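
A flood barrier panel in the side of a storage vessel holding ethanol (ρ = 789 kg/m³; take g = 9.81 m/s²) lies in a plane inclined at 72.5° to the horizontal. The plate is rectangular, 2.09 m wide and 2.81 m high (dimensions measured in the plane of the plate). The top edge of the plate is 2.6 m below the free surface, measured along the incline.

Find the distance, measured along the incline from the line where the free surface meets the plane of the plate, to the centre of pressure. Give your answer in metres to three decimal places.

γ = ρg = 789 × 9.81 / 1000 = 7.74009 kN/m³.
Let θ = 72.5° be the plate's angle to the horizontal; measure y along the incline from where the plane meets the free surface. Vertical depth h = y·sinθ with sinθ = 0.953717.
The centroid lies 2.81/2 = 1.405 m below the top edge, so y_c = 2.6 + 1.405 = 4.005 m and h_c = 4.005 × 0.953717 = 3.81964 m.
A = 2.09 × 2.81 = 5.8729 m².
Resultant F = γ·h_c·A = 7.74009 × 3.81964 × 5.8729 = 173.629 kN.
I_c = b·h³/12 = 2.09 × 2.81³/12 = 3.86442 m⁴.
Centre of pressure: y_p = y_c + I_c/(y_c·A) = 4.005 + 3.86442/(4.005 × 5.8729) = 4.005 + 0.164297 = 4.1693 m along the plane.

y_p = 4.169 m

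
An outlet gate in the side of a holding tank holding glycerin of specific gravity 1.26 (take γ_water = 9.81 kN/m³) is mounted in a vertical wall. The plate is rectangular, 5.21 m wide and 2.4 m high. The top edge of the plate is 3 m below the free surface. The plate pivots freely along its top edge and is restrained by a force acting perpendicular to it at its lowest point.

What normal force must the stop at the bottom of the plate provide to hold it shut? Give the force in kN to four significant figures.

γ = 1.26 × 9.81 = 12.3606 kN/m³.
The centroid lies 2.4/2 = 1.2 m below the top edge, so the centroid depth is h_c = 3 + 1.2 = 4.2 m.
A = 5.21 × 2.4 = 12.504 m².
Resultant F = γ·h_c·A = 12.3606 × 4.2 × 12.504 = 649.139 kN.
I_c = b·h³/12 = 5.21 × 2.4³/12 = 6.00192 m⁴.
Centre of pressure: y_p = y_c + I_c/(y_c·A) = 4.2 + 6.00192/(4.2 × 12.504) = 4.2 + 0.114286 = 4.31429 m along the plane.
The resultant acts 1.2 + 0.114286 = 1.31429 m (along the plate) below the hinge at the top edge, so the moment about the hinge is M = F × 1.31429 = 649.139 × 1.31429 = 853.157 kN·m.
A normal force at the bottom, 2.4 m from the hinge, must supply this moment: P = 853.157/2.4 = 355.482 kN.

P ≈ 355.5 kN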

──────────────────────────────

The line containing "What normal force" marks where to begin; copy it and every later line exactly, through the end of the data.

- Response to the exercise:
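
What normal force must the stop at the bottom of the plate provide to hold it shut? Give the force in kN to four significant figures.

γ = 1.26 × 9.81 = 12.3606 kN/m³.
The centroid lies 2.4/2 = 1.2 m below the top edge, so the centroid depth is h_c = 3 + 1.2 = 4.2 m.
A = 5.21 × 2.4 = 12.504 m².
Resultant F = γ·h_c·A = 12.3606 × 4.2 × 12.504 = 649.139 kN.
I_c = b·h³/12 = 5.21 × 2.4³/12 = 6.00192 m⁴.
Centre of pressure: y_p = y_c + I_c/(y_c·A) = 4.2 + 6.00192/(4.2 × 12.504) = 4.2 + 0.114286 = 4.31429 m along the plane.
The resultant acts 1.2 + 0.114286 = 1.31429 m (along the plate) below the hinge at the top edge, so the moment about the hinge is M = F × 1.31429 = 649.139 × 1.31429 = 853.157 kN·m.
A normal force at the bottom, 2.4 m from the hinge, must supply this moment: P = 853.157/2.4 = 355.482 kN.

P ≈ 355.5 kN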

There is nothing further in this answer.